--- PROBLEM REQUIREMENTS ---
The entries below should be transcribed exactly, every one of them.

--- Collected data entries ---
_ _ _ _ _ _ _

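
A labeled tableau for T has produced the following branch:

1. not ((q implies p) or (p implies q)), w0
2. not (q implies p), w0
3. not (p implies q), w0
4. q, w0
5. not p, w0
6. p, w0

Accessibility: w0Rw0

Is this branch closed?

Closed

Both p and not p appear at w0.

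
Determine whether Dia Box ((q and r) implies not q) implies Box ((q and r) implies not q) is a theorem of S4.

No, not valid

Tableau for the negation not (Dia Box ((q and r) implies not q) implies Box ((q and r) implies not q)):
1. not (Dia Box ((q and r) implies not q) implies Box ((q and r) implies not q)), 0
2. Dia Box ((q and r) implies not q), 0
3. not Box ((q and r) implies not q), 0
4. Box ((q and r) implies not q), 1
5. (q and r) implies not q, 1
6. not q, 1
7. not ((q and r) implies not q), 2
8. q and r, 2
9. q, 2
10. r, 2
Accessibility: 0R0, 0R1, 0R2, 1R1, 2R2
The negation has an open branch (countermodel exists).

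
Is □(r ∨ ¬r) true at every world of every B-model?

Valid

Tableau for the negation ¬□(r ∨ ¬r):
1. ¬□(r ∨ ¬r), 0
2. ¬(r ∨ ¬r), 1
3. ¬r, 1
4. r, 1
Accessibility: 0R0, 0R1, 1R0, 1R1
Branch closes: r and ¬r both at 1.
All branches of the negation close; one closing branch shown above.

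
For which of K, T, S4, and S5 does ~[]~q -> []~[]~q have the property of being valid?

S4-tableau for the negation ~(~[]~q -> []~[]~q):
1. ~(~[]~q -> []~[]~q), w0
2. ~[]~q, w0
3. ~[]~[]~q, w0
4. q, w1
5. []~q, w2
6. ~q, w2
Accessibility: w0Rw0, w0Rw1, w0Rw2, w1Rw1, w2Rw2
Complete open branch: countermodel on an S4-frame, so not valid in S4, nor in K, T (the same frame is also a K-frame and a T-frame).
S5-tableau for the negation ~(~[]~q -> []~[]~q):
1. ~(~[]~q -> []~[]~q), w0
2. ~[]~q, w0
3. ~[]~[]~q, w0
4. q, w1
5. []~q, w2
6. ~q, w0
7. ~q, w1
Accessibility: w0Rw0, w0Rw1, w0Rw2, w1Rw0, w1Rw1, w1Rw2, w2Rw0, w2Rw1, w2Rw2
Branch closes: q and ~q both at w1.
Every branch closes (one shown): valid in S5.

S5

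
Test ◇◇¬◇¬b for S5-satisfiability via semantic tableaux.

1. ◇◇¬◇¬b, u
2. ◇¬◇¬b, v
3. ¬◇¬b, w
4. b, u
5. b, v
6. b, w
Accessibility: uRu, uRv, uRw, vRu, vRv, vRw, wRu, wRv, wRw

Satisfiable (open branch found)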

_ _ _ _ _ _ _

--- YOUR RESPONSE ---
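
A labeled tableau for T has produced the following branch:

1. not ((q implies p) or (p implies q)), w0
2. not (q implies p), w0
3. not (p implies q), w0
4. q, w0
5. not p, w0
6. p, w0

Accessibility: w0Rw0

Is this branch closed?

Closed

Both p and not p appear at w0.

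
Determine whether Dia Box ((q and r) implies not q) implies Box ((q and r) implies not q) is a theorem of S4.

No, not valid

Tableau for the negation not (Dia Box ((q and r) implies not q) implies Box ((q and r) implies not q)):
1. not (Dia Box ((q and r) implies not q) implies Box ((q and r) implies not q)), 0
2. Dia Box ((q and r) implies not q), 0
3. not Box ((q and r) implies not q), 0
4. Box ((q and r) implies not q), 1
5. (q and r) implies not q, 1
6. not q, 1
7. not ((q and r) implies not q), 2
8. q and r, 2
9. q, 2
10. r, 2
Accessibility: 0R0, 0R1, 0R2, 1R1, 2R2
The negation has an open branch (countermodel exists).

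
Is □(r ∨ ¬r) true at every world of every B-model?

Valid

Tableau for the negation ¬□(r ∨ ¬r):
1. ¬□(r ∨ ¬r), 0
2. ¬(r ∨ ¬r), 1
3. ¬r, 1
4. r, 1
Accessibility: 0R0, 0R1, 1R0, 1R1
Branch closes: r and ¬r both at 1.
All branches of the negation close; one closing branch shown above.

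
For which of K, T, S4, and S5 does ~[]~q -> []~[]~q have the property of being valid?

S4-tableau for the negation ~(~[]~q -> []~[]~q):
1. ~(~[]~q -> []~[]~q), w0
2. ~[]~q, w0
3. ~[]~[]~q, w0
4. q, w1
5. []~q, w2
6. ~q, w2
Accessibility: w0Rw0, w0Rw1, w0Rw2, w1Rw1, w2Rw2
Complete open branch: countermodel on an S4-frame, so not valid in S4, nor in K, T (the same frame is also a K-frame and a T-frame).
S5-tableau for the negation ~(~[]~q -> []~[]~q):
1. ~(~[]~q -> []~[]~q), w0
2. ~[]~q, w0
3. ~[]~[]~q, w0
4. q, w1
5. []~q, w2
6. ~q, w0
7. ~q, w1
Accessibility: w0Rw0, w0Rw1, w0Rw2, w1Rw0, w1Rw1, w1Rw2, w2Rw0, w2Rw1, w2Rw2
Branch closes: q and ~q both at w1.
Every branch closes (one shown): valid in S5.

S5

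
Test ◇◇¬◇¬b for S5-satisfiability via semantic tableaux.

1. ◇◇¬◇¬b, u
2. ◇¬◇¬b, v
3. ¬◇¬b, w
4. b, u
5. b, v
6. b, w
Accessibility: uRu, uRv, uRw, vRu, vRv, vRw, wRu, wRv, wRw

Satisfiable (open branch found)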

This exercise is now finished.